• REQUIREMENT
Give the data again in its entirety, exactly as provided.

• Stored data entries
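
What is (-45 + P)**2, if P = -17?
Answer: 3844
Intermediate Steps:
(-45 + P)**2 = (-45 - 17)**2 = (-62)**2 = 3844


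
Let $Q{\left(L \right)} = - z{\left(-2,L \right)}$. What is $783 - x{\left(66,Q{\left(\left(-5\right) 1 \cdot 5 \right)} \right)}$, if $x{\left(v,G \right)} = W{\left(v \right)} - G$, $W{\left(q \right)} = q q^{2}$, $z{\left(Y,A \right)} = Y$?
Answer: $-286711$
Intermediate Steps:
$W{\left(q \right)} = q^{3}$
$Q{\left(L \right)} = 2$ ($Q{\left(L \right)} = \left(-1\right) \left(-2\right) = 2$)
$x{\left(v,G \right)} = v^{3} - G$
$783 - x{\left(66,Q{\left(\left(-5\right) 1 \cdot 5 \right)} \right)} = 783 - \left(66^{3} - 2\right) = 783 - \left(287496 - 2\right) = 783 - 287494 = -286711$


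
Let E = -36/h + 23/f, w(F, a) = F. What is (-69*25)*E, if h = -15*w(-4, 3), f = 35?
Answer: -690/7 ≈ -98.571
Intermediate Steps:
h = 60 (h = -15*(-4) = 60)
E = 2/35 (E = -36/60 + 23/35 = -36*1/60 + 23*(1/35) = -⅗ + 23/35 = 2/35 ≈ 0.057143)
(-69*25)*E = -69*25*(2/35) = -1725*2/35 = -690/7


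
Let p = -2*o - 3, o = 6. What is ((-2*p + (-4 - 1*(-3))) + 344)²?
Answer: 139129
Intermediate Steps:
p = -15 (p = -2*6 - 3 = -12 - 3 = -15)
((-2*p + (-4 - 1*(-3))) + 344)² = ((-2*(-15) + (-4 - 1*(-3))) + 344)² = ((30 + (-4 + 3)) + 344)² = ((30 - 1) + 344)² = (29 + 344)² = 373² = 139129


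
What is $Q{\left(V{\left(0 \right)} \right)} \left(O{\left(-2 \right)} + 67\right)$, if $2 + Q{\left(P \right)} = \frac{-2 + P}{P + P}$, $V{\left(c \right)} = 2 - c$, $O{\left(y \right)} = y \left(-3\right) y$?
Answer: $-110$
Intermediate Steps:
$O{\left(y \right)} = - 3 y^{2}$ ($O{\left(y \right)} = - 3 y y = - 3 y^{2}$)
$Q{\left(P \right)} = -2 + \frac{-2 + P}{2 P}$ ($Q{\left(P \right)} = -2 + \frac{-2 + P}{P + P} = -2 + \frac{-2 + P}{2 P}$)
$Q{\left(V{\left(0 \right)} \right)} \left(O{\left(-2 \right)} + 67\right) = \left(- \frac{3}{2} - \frac{1}{2 - 0}\right) \left(- 3 \left(-2\right)^{2} + 67\right) = \left(- \frac{3}{2} - \frac{1}{2 + 0}\right) \left(\left(-3\right) 4 + 67\right) = \left(- \frac{3}{2} - \frac{1}{2}\right) \left(-12 + 67\right) = \left(- \frac{3}{2} - \frac{1}{2}\right) 55 = \left(-2\right) 55 = -110$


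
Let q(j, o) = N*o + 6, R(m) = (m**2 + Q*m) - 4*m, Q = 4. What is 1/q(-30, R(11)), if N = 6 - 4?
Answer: 1/248 ≈ 0.0040323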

• RESPONSE BOX
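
What is (-45 + P)**2, if P = -17?
Answer: 3844
Intermediate Steps:
(-45 + P)**2 = (-45 - 17)**2 = (-62)**2 = 3844


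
Let $Q{\left(L \right)} = - z{\left(-2,L \right)}$. What is $783 - x{\left(66,Q{\left(\left(-5\right) 1 \cdot 5 \right)} \right)}$, if $x{\left(v,G \right)} = W{\left(v \right)} - G$, $W{\left(q \right)} = q q^{2}$, $z{\left(Y,A \right)} = Y$?
Answer: $-286711$
Intermediate Steps:
$W{\left(q \right)} = q^{3}$
$Q{\left(L \right)} = 2$ ($Q{\left(L \right)} = \left(-1\right) \left(-2\right) = 2$)
$x{\left(v,G \right)} = v^{3} - G$
$783 - x{\left(66,Q{\left(\left(-5\right) 1 \cdot 5 \right)} \right)} = 783 - \left(66^{3} - 2\right) = 783 - \left(287496 - 2\right) = 783 - 287494 = -286711$


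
Let E = -36/h + 23/f, w(F, a) = F. What is (-69*25)*E, if h = -15*w(-4, 3), f = 35?
Answer: -690/7 ≈ -98.571
Intermediate Steps:
h = 60 (h = -15*(-4) = 60)
E = 2/35 (E = -36/60 + 23/35 = -36*1/60 + 23*(1/35) = -⅗ + 23/35 = 2/35 ≈ 0.057143)
(-69*25)*E = -69*25*(2/35) = -1725*2/35 = -690/7


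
Let p = -2*o - 3, o = 6. What is ((-2*p + (-4 - 1*(-3))) + 344)²?
Answer: 139129
Intermediate Steps:
p = -15 (p = -2*6 - 3 = -12 - 3 = -15)
((-2*p + (-4 - 1*(-3))) + 344)² = ((-2*(-15) + (-4 - 1*(-3))) + 344)² = ((30 + (-4 + 3)) + 344)² = ((30 - 1) + 344)² = (29 + 344)² = 373² = 139129


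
What is $Q{\left(V{\left(0 \right)} \right)} \left(O{\left(-2 \right)} + 67\right)$, if $2 + Q{\left(P \right)} = \frac{-2 + P}{P + P}$, $V{\left(c \right)} = 2 - c$, $O{\left(y \right)} = y \left(-3\right) y$?
Answer: $-110$
Intermediate Steps:
$O{\left(y \right)} = - 3 y^{2}$ ($O{\left(y \right)} = - 3 y y = - 3 y^{2}$)
$Q{\left(P \right)} = -2 + \frac{-2 + P}{2 P}$ ($Q{\left(P \right)} = -2 + \frac{-2 + P}{P + P} = -2 + \frac{-2 + P}{2 P}$)
$Q{\left(V{\left(0 \right)} \right)} \left(O{\left(-2 \right)} + 67\right) = \left(- \frac{3}{2} - \frac{1}{2 - 0}\right) \left(- 3 \left(-2\right)^{2} + 67\right) = \left(- \frac{3}{2} - \frac{1}{2 + 0}\right) \left(\left(-3\right) 4 + 67\right) = \left(- \frac{3}{2} - \frac{1}{2}\right) \left(-12 + 67\right) = \left(- \frac{3}{2} - \frac{1}{2}\right) 55 = \left(-2\right) 55 = -110$


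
Let q(j, o) = N*o + 6, R(m) = (m**2 + Q*m) - 4*m, Q = 4. What is 1/q(-30, R(11)), if N = 6 - 4?
Answer: 1/248 ≈ 0.0040323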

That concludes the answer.